Instructions for the task: Write out, word for word, the part of the listing below that opens with the line containing "- The accused's" and closes with the line containing "- On element (c), the accused's", keeping both of those lines and adding no others.

■ ■ ■ ■ ■ ■ ■

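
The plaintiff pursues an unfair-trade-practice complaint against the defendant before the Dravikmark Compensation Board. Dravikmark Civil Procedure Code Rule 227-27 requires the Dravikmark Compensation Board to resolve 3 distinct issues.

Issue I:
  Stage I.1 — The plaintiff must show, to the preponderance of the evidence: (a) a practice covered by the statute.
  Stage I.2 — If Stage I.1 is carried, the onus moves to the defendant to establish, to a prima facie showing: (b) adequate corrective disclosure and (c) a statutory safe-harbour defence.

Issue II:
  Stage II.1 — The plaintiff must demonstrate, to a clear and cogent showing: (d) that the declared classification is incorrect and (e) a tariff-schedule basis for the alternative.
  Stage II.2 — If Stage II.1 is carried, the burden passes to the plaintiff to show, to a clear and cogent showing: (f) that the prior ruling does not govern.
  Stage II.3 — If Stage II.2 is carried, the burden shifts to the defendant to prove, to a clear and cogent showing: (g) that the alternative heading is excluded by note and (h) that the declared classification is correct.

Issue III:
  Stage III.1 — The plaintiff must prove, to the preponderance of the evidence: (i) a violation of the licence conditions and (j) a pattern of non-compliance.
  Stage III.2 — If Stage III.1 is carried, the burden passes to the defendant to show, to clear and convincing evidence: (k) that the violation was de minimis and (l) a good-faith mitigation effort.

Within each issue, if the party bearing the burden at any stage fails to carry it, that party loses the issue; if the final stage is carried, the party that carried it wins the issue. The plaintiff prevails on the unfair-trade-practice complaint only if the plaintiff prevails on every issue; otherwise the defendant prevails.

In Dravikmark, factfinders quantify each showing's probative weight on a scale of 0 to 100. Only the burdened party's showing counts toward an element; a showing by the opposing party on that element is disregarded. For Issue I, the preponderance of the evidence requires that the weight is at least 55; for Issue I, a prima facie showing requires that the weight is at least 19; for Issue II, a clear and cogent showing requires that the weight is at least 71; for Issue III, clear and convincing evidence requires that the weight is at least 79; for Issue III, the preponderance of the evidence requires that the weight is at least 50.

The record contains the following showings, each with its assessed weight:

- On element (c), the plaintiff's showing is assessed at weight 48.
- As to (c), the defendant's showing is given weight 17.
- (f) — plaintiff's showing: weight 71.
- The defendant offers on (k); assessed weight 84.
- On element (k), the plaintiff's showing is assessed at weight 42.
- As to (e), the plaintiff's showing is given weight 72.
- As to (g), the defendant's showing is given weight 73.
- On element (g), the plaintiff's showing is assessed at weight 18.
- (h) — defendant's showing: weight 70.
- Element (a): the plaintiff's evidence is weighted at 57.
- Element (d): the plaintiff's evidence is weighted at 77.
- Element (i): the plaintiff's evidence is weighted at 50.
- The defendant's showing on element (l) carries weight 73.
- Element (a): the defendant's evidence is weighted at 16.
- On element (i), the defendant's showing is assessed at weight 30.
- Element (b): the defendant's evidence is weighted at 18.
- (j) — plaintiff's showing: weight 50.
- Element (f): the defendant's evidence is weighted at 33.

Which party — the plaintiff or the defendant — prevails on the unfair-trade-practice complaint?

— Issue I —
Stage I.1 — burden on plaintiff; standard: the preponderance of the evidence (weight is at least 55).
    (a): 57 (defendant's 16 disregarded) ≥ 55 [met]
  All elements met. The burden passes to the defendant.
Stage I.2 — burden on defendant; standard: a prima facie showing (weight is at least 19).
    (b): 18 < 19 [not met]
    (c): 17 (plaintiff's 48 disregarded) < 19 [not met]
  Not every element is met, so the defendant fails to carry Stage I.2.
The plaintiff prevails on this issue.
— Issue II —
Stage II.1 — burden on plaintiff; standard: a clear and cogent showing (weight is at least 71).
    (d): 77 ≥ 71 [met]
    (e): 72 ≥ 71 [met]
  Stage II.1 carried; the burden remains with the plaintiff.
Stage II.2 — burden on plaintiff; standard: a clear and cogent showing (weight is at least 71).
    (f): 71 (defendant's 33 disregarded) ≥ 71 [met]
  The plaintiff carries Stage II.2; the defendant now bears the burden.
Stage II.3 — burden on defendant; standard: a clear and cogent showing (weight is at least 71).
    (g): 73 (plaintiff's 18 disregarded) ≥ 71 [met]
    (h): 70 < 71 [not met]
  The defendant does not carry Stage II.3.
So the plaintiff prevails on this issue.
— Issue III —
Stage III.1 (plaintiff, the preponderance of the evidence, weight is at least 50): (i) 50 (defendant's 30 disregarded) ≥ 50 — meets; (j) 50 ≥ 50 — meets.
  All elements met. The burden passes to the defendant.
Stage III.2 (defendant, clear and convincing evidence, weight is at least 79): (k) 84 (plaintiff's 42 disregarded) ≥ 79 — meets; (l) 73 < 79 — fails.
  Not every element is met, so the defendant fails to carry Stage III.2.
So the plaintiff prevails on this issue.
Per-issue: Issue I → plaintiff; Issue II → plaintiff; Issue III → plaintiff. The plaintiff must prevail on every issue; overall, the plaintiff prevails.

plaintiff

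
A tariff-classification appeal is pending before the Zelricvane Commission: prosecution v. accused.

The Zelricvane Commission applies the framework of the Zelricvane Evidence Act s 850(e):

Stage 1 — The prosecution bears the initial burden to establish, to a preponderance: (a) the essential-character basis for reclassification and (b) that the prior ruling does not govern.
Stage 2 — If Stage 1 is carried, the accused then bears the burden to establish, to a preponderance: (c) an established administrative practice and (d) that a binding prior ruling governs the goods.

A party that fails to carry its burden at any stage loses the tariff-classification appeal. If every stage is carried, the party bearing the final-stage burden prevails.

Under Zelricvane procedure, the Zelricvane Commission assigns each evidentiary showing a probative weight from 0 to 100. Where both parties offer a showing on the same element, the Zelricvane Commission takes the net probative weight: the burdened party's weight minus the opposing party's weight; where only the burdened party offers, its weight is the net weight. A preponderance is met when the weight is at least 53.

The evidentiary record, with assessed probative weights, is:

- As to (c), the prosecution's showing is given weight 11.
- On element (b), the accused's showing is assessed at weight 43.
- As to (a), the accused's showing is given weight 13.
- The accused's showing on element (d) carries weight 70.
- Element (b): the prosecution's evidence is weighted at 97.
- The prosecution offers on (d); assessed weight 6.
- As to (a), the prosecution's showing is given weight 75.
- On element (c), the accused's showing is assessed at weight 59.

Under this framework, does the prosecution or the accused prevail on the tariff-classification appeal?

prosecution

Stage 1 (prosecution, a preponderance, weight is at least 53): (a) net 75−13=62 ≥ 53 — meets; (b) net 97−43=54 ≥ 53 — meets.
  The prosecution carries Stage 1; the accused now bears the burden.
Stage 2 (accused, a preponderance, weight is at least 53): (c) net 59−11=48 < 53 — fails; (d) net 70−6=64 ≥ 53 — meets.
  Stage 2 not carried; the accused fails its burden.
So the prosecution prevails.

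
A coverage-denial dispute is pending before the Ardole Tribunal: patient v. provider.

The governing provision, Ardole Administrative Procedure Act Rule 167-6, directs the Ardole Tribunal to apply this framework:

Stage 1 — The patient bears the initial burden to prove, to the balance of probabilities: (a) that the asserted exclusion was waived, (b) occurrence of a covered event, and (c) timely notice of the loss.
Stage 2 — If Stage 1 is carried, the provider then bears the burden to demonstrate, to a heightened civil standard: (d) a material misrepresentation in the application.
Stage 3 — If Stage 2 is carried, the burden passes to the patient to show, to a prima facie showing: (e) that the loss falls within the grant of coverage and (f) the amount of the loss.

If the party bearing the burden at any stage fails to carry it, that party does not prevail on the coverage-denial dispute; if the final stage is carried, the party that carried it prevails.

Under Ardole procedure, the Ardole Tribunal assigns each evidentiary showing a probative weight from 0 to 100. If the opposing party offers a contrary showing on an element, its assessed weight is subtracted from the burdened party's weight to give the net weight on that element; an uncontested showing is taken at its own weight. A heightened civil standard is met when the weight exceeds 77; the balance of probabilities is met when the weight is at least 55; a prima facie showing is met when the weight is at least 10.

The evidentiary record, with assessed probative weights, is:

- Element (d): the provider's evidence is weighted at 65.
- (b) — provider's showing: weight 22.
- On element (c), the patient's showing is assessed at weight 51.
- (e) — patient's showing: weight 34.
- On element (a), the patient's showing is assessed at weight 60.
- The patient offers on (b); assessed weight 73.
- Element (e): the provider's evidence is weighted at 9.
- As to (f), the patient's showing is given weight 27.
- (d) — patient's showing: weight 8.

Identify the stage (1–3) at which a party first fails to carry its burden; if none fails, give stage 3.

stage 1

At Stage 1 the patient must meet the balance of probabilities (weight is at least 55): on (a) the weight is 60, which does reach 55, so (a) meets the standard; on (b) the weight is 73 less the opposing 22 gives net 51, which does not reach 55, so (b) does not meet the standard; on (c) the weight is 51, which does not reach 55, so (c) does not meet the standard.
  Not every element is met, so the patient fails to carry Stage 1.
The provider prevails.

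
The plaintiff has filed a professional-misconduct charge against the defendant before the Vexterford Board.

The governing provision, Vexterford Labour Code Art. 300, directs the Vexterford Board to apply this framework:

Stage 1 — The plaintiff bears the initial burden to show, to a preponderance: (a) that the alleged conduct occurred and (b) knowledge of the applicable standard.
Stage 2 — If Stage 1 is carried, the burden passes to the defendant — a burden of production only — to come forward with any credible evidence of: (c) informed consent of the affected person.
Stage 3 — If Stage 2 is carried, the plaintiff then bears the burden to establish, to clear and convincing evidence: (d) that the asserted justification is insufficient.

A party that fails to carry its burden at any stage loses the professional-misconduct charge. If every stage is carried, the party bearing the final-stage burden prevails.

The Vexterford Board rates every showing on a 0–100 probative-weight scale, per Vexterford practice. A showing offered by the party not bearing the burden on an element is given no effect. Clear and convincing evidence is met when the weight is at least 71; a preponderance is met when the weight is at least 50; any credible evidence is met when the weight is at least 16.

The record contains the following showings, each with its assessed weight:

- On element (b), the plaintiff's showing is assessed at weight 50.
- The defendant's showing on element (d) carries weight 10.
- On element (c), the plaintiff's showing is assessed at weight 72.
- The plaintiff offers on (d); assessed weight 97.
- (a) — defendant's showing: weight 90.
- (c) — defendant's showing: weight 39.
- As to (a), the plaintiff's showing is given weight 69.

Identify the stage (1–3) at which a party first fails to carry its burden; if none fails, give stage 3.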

■ ■ ■ ■ ■ ■ ■

Response to this exercise:
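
- The accused's showing on element (d) carries weight 70.
- Element (b): the prosecution's evidence is weighted at 97.
- The prosecution offers on (d); assessed weight 6.
- As to (a), the prosecution's showing is given weight 75.
- On element (c), the accused's showing is assessed at weight 59.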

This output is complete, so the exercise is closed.